Assigned task: Exactly as given, reproduce the records in full.

START Data shown

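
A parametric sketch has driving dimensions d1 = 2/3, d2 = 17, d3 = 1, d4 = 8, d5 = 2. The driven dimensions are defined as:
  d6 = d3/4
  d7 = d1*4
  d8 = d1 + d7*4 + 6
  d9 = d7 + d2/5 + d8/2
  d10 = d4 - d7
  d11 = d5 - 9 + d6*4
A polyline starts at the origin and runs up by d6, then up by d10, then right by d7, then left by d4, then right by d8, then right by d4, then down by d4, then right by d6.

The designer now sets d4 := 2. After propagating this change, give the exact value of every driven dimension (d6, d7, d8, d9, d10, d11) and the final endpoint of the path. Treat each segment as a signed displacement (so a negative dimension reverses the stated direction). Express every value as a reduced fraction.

Apply edit: d4 := 2
  d6 = d3/4 = 1/4
  d7 = d1*4 = 8/3
  d8 = d1 + d7*4 + 6 = 52/3
  d9 = d7 + d2/5 + d8/2 = 221/15
  d10 = d4 - d7 = -2/3
  d11 = d5 - 9 + d6*4 = -6
Walk from origin (0, 0):
  seg 1: up by d6 = 1/4 → (0, 1/4)
  seg 2: up by d10 = -2/3 → (0, -5/12)
  seg 3: right by d7 = 8/3 → (8/3, -5/12)
  seg 4: left by d4 = 2 → (2/3, -5/12)
  seg 5: right by d8 = 52/3 → (18, -5/12)
  seg 6: right by d4 = 2 → (20, -5/12)
  seg 7: down by d4 = 2 → (20, -29/12)
  seg 8: right by d6 = 1/4 → (81/4, -29/12)

d6 = 1/4
d7 = 8/3
d8 = 52/3
d9 = 221/15
d10 = -2/3
d11 = -6
endpoint = (81/4, -29/12)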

END Data shown

Task response:
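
A parametric sketch has driving dimensions d1 = 2/3, d2 = 17, d3 = 1, d4 = 8, d5 = 2. The driven dimensions are defined as:
  d6 = d3/4
  d7 = d1*4
  d8 = d1 + d7*4 + 6
  d9 = d7 + d2/5 + d8/2
  d10 = d4 - d7
  d11 = d5 - 9 + d6*4
A polyline starts at the origin and runs up by d6, then up by d10, then right by d7, then left by d4, then right by d8, then right by d4, then down by d4, then right by d6.

The designer now sets d4 := 2. After propagating this change, give the exact value of every driven dimension (d6, d7, d8, d9, d10, d11) and the final endpoint of the path. Treat each segment as a signed displacement (so a negative dimension reverses the stated direction). Express every value as a reduced fraction.

Apply edit: d4 := 2
  d6 = d3/4 = 1/4
  d7 = d1*4 = 8/3
  d8 = d1 + d7*4 + 6 = 52/3
  d9 = d7 + d2/5 + d8/2 = 221/15
  d10 = d4 - d7 = -2/3
  d11 = d5 - 9 + d6*4 = -6
Walk from origin (0, 0):
  seg 1: up by d6 = 1/4 → (0, 1/4)
  seg 2: up by d10 = -2/3 → (0, -5/12)
  seg 3: right by d7 = 8/3 → (8/3, -5/12)
  seg 4: left by d4 = 2 → (2/3, -5/12)
  seg 5: right by d8 = 52/3 → (18, -5/12)
  seg 6: right by d4 = 2 → (20, -5/12)
  seg 7: down by d4 = 2 → (20, -29/12)
  seg 8: right by d6 = 1/4 → (81/4, -29/12)

d6 = 1/4
d7 = 8/3
d8 = 52/3
d9 = 221/15
d10 = -2/3
d11 = -6
endpoint = (81/4, -29/12)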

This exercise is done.